• [TASK ITEM] Only the lines from the one containing "GAA GCG CTC A" to the end of the records should be given again, word for word and in full.

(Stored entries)
══════

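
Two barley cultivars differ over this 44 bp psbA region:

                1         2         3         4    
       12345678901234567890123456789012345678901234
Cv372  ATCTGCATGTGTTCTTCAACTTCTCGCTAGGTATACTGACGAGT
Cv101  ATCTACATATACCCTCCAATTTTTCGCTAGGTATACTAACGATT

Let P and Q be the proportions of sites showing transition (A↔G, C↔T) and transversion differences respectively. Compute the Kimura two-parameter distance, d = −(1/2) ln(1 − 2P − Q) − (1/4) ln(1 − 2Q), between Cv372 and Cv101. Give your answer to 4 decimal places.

0.2943

The sequences differ at positions 5 (G/A, transition), 9 (G/A, transition), 11 (G/A, transition), 12 (T/C, transition), 13 (T/C, transition), 16 (T/C, transition), 20 (C/T, transition), 23 (C/T, transition), 38 (G/A, transition), 43 (G/T, transversion).
Of the 10 differences, 9 transitions and 1 transversion over 44 sites: P = 9/44 = 0.204545, Q = 1/44 = 0.022727.
d = −0.5·ln(0.568183) − 0.25·ln(0.954546) = −0.5·(-0.565312) − 0.25·(-0.046519) = 0.2943.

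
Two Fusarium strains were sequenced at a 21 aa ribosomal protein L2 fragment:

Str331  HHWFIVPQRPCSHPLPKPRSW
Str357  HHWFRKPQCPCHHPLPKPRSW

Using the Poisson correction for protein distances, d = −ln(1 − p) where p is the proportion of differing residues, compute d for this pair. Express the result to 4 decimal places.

0.2113

Mismatches occur at site 5 (I/R), site 6 (V/K), site 9 (R/C), site 12 (S/H).
p = 4/21 = 0.190476.
d = −ln(1 − 0.190476) = −ln(0.809524) = 0.2113.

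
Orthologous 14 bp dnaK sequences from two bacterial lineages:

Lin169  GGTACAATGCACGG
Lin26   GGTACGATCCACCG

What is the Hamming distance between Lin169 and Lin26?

3

Differing sites — 6:A/G; 9:G/C; 13:G/C.
That gives 3 mismatches out of 14 aligned sites, so the Hamming distance is 3.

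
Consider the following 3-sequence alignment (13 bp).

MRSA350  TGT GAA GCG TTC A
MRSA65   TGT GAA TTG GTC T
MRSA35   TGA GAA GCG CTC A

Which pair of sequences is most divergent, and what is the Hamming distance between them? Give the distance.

5

Pairwise Hamming distances:
  MRSA350 vs MRSA65: 4
  MRSA350 vs MRSA35: 2
  MRSA65 vs MRSA35: 5
The largest is 5, between MRSA65 and MRSA35.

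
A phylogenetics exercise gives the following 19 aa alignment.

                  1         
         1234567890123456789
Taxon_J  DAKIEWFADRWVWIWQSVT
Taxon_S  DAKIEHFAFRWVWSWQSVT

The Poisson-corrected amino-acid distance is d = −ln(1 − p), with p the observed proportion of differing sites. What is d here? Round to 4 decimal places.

Differing sites — 6:W/H; 9:D/F; 14:I/S.
p = 3/19 = 0.157895.
d = −ln(1 − 0.157895) = −ln(0.842105) = 0.1719.

0.1719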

══════

• [TASK SOLUTION]
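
MRSA35   TGA GAA GCG CTC A

Which pair of sequences is most divergent, and what is the Hamming distance between them? Give the distance.

5

Pairwise Hamming distances:
  MRSA350 vs MRSA65: 4
  MRSA350 vs MRSA35: 2
  MRSA65 vs MRSA35: 5
The largest is 5, between MRSA65 and MRSA35.

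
A phylogenetics exercise gives the following 19 aa alignment.

                  1         
         1234567890123456789
Taxon_J  DAKIEWFADRWVWIWQSVT
Taxon_S  DAKIEHFAFRWVWSWQSVT

The Poisson-corrected amino-acid distance is d = −ln(1 − p), with p the observed proportion of differing sites. What is d here? Round to 4 decimal places.

Differing sites — 6:W/H; 9:D/F; 14:I/S.
p = 3/19 = 0.157895.
d = −ln(1 − 0.157895) = −ln(0.842105) = 0.1719.

0.1719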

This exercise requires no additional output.